Directions
Copy out exactly the stretch of the listing below that begins at the line containing "Base samples: [3.68, 6.684, 5.586, 2.123, 5.384, 5.579]" and ends at the line containing "(c) Y = 3B - 2", and copy nothing outside it.

*** Block opens ***

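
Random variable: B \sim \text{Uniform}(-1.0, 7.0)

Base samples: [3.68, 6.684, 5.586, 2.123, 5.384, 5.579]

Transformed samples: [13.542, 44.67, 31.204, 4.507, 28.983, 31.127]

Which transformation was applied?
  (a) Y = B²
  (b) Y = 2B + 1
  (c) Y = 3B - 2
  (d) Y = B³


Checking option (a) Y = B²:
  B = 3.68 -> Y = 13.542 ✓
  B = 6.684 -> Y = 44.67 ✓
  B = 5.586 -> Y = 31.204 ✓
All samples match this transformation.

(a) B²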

*** Block closes ***
*** Block opens ***

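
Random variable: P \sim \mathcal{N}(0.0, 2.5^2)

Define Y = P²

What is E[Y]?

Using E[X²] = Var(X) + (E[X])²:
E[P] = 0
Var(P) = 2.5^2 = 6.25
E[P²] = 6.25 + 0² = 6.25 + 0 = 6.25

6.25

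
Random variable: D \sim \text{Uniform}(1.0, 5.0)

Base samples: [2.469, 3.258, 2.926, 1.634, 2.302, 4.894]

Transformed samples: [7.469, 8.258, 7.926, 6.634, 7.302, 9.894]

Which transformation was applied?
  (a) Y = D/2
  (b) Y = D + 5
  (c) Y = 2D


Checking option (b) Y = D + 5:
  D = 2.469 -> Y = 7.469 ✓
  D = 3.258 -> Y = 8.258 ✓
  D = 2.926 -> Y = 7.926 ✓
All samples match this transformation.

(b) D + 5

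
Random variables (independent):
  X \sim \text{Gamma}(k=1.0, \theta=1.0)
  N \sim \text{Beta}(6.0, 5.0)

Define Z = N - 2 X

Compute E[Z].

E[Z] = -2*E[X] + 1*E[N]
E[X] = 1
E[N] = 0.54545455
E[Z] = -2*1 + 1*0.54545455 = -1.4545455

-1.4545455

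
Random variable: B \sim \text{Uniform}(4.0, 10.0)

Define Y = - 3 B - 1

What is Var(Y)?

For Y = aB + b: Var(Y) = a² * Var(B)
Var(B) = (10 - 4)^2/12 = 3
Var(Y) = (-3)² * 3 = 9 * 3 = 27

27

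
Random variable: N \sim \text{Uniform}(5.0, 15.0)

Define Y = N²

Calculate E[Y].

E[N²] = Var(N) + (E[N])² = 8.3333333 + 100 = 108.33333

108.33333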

*** Block closes ***
*** Block opens ***

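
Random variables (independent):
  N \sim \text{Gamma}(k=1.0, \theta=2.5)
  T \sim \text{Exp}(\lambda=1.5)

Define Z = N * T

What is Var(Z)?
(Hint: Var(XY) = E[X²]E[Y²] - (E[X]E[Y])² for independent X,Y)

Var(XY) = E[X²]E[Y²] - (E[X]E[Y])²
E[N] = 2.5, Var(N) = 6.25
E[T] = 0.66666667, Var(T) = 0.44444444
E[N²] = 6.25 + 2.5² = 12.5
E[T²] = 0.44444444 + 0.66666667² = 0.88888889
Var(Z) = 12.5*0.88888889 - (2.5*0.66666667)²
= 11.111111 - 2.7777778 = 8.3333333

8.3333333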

*** Block closes ***

Solution to this problem
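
Base samples: [3.68, 6.684, 5.586, 2.123, 5.384, 5.579]

Transformed samples: [13.542, 44.67, 31.204, 4.507, 28.983, 31.127]

Which transformation was applied?
  (a) Y = B²
  (b) Y = 2B + 1
  (c) Y = 3B - 2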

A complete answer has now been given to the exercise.